Please copy each line in the records below that contains the string "What".

-------- Extracted material

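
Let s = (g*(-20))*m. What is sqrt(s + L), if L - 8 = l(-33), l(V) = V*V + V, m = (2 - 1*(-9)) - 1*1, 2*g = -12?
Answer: 2*sqrt(566) ≈ 47.581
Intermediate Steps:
g = -6 (g = (1/2)*(-12) = -6)
m = 10 (m = (2 + 9) - 1 = 11 - 1 = 10)
s = 1200 (s = -6*(-20)*10 = 120*10 = 1200)
l(V) = V + V**2 (l(V) = V**2 + V = V + V**2)
L = 1064 (L = 8 - 33*(1 - 33) = 8 - 33*(-32) = 8 + 1056 = 1064)
sqrt(s + L) = sqrt(1200 + 1064) = sqrt(2264) = 2*sqrt(566)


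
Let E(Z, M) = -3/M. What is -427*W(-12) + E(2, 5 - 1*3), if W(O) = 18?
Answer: -15375/2 ≈ -7687.5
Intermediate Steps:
-427*W(-12) + E(2, 5 - 1*3) = -427*18 - 3/(5 - 1*3) = -7686 - 3/(5 - 3) = -7686 - 3/2 = -15375/2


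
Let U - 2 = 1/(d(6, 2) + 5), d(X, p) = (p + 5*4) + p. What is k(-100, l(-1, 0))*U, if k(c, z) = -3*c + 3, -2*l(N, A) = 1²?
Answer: 17877/29 ≈ 616.45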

----------------

> Finished exercise:
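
Let s = (g*(-20))*m. What is sqrt(s + L), if L - 8 = l(-33), l(V) = V*V + V, m = (2 - 1*(-9)) - 1*1, 2*g = -12?
Let E(Z, M) = -3/M. What is -427*W(-12) + E(2, 5 - 1*3), if W(O) = 18?
Let U - 2 = 1/(d(6, 2) + 5), d(X, p) = (p + 5*4) + p. What is k(-100, l(-1, 0))*U, if k(c, z) = -3*c + 3, -2*l(N, A) = 1²?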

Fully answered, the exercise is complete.